§ Your objective:
An exact copy of every entry is what's needed, so please transcribe them all.
─── Record excerpts ───
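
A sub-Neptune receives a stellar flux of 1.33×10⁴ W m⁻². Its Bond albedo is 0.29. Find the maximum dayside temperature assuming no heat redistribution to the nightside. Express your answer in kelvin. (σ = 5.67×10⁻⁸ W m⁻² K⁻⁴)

T_ss ≈ 639 K

With no redistribution each surface element balances locally: S(1−A) = σT⁴.
T = [1.33×10⁴ × 0.71 / 5.67×10⁻⁸]^(1/4) = (1.67×10¹¹)^(1/4) = 639 K.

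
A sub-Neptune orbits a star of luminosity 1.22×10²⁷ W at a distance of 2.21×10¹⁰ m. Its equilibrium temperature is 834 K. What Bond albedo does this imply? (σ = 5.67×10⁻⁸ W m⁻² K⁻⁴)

Flux: S = L/(4πd²) = 1.22×10²⁷/(4π×(2.21×10¹⁰)²) = 1.99×10⁵ W m⁻².
From T_eq⁴ = S(1−A)/(4σ): 1−A = 4σT_eq⁴/S.
1−A = 4 × 5.67×10⁻⁸ × (834)⁴ / 1.99×10⁵ = 0.552.

A ≈ 0.45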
───
§ Task response:
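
A sub-Neptune receives a stellar flux of 1.33×10⁴ W m⁻². Its Bond albedo is 0.29. Find the maximum dayside temperature assuming no heat redistribution to the nightside. Express your answer in kelvin. (σ = 5.67×10⁻⁸ W m⁻² K⁻⁴)

T_ss ≈ 639 K

With no redistribution each surface element balances locally: S(1−A) = σT⁴.
T = [1.33×10⁴ × 0.71 / 5.67×10⁻⁸]^(1/4) = (1.67×10¹¹)^(1/4) = 639 K.

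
A sub-Neptune orbits a star of luminosity 1.22×10²⁷ W at a distance of 2.21×10¹⁰ m. Its equilibrium temperature is 834 K. What Bond albedo does this imply? (σ = 5.67×10⁻⁸ W m⁻² K⁻⁴)

Flux: S = L/(4πd²) = 1.22×10²⁷/(4π×(2.21×10¹⁰)²) = 1.99×10⁵ W m⁻².
From T_eq⁴ = S(1−A)/(4σ): 1−A = 4σT_eq⁴/S.
1−A = 4 × 5.67×10⁻⁸ × (834)⁴ / 1.99×10⁵ = 0.552.

A ≈ 0.45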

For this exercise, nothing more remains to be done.